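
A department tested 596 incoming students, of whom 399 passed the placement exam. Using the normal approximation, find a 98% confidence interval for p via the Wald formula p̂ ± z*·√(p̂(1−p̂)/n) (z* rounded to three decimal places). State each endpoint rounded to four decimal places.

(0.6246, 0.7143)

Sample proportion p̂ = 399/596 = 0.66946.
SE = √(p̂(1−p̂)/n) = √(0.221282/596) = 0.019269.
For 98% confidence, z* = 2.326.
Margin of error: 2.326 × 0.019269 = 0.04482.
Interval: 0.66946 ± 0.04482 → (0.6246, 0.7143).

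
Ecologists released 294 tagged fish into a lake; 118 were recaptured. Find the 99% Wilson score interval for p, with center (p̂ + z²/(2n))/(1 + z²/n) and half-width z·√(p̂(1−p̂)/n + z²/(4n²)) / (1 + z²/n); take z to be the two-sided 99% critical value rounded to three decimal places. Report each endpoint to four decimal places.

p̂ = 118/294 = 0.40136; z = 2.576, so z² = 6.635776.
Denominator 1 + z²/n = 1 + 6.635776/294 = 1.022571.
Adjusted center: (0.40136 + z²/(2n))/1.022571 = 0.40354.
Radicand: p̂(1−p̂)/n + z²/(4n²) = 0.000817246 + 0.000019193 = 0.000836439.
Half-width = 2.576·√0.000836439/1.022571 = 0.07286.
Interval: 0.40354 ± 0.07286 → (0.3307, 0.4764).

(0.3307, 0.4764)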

= EXERCISE BRIEF =
Every line of the data above belongs in the answer, unchanged.

= OUTPUT BELOW =
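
A department tested 596 incoming students, of whom 399 passed the placement exam. Using the normal approximation, find a 98% confidence interval for p via the Wald formula p̂ ± z*·√(p̂(1−p̂)/n) (z* rounded to three decimal places). State each endpoint rounded to four decimal places.

(0.6246, 0.7143)

Sample proportion p̂ = 399/596 = 0.66946.
SE = √(p̂(1−p̂)/n) = √(0.221282/596) = 0.019269.
For 98% confidence, z* = 2.326.
Margin of error: 2.326 × 0.019269 = 0.04482.
Interval: 0.66946 ± 0.04482 → (0.6246, 0.7143).

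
Ecologists released 294 tagged fish into a lake; 118 were recaptured. Find the 99% Wilson score interval for p, with center (p̂ + z²/(2n))/(1 + z²/n) and half-width z·√(p̂(1−p̂)/n + z²/(4n²)) / (1 + z²/n); take z to be the two-sided 99% critical value rounded to three decimal places. Report each endpoint to four decimal places.

p̂ = 118/294 = 0.40136; z = 2.576, so z² = 6.635776.
Denominator 1 + z²/n = 1 + 6.635776/294 = 1.022571.
Adjusted center: (0.40136 + z²/(2n))/1.022571 = 0.40354.
Radicand: p̂(1−p̂)/n + z²/(4n²) = 0.000817246 + 0.000019193 = 0.000836439.
Half-width = 2.576·√0.000836439/1.022571 = 0.07286.
Interval: 0.40354 ± 0.07286 → (0.3307, 0.4764).

(0.3307, 0.4764)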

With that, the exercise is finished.